_TASK TO CARRY OUT_
Retype all of the entries that appear below, keeping them exactly as they are.

_INPUT_
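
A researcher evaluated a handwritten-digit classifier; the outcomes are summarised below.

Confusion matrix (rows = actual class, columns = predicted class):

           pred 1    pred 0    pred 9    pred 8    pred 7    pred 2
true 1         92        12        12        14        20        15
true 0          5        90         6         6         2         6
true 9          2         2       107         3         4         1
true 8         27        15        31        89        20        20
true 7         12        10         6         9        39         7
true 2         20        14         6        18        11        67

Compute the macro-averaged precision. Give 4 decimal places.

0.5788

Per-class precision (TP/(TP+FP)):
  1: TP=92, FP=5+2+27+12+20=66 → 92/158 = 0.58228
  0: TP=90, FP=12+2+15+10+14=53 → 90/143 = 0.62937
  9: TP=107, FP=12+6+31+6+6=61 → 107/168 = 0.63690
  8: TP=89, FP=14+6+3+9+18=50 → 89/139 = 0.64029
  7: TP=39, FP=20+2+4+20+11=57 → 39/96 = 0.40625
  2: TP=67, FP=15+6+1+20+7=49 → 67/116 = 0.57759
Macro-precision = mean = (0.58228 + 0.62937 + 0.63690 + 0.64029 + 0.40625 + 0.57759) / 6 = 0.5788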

_ANSWER BOX_
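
A researcher evaluated a handwritten-digit classifier; the outcomes are summarised below.

Confusion matrix (rows = actual class, columns = predicted class):

           pred 1    pred 0    pred 9    pred 8    pred 7    pred 2
true 1         92        12        12        14        20        15
true 0          5        90         6         6         2         6
true 9          2         2       107         3         4         1
true 8         27        15        31        89        20        20
true 7         12        10         6         9        39         7
true 2         20        14         6        18        11        67

Compute the macro-averaged precision. Give 4 decimal places.

0.5788

Per-class precision (TP/(TP+FP)):
  1: TP=92, FP=5+2+27+12+20=66 → 92/158 = 0.58228
  0: TP=90, FP=12+2+15+10+14=53 → 90/143 = 0.62937
  9: TP=107, FP=12+6+31+6+6=61 → 107/168 = 0.63690
  8: TP=89, FP=14+6+3+9+18=50 → 89/139 = 0.64029
  7: TP=39, FP=20+2+4+20+11=57 → 39/96 = 0.40625
  2: TP=67, FP=15+6+1+20+7=49 → 67/116 = 0.57759
Macro-precision = mean = (0.58228 + 0.62937 + 0.63690 + 0.64029 + 0.40625 + 0.57759) / 6 = 0.5788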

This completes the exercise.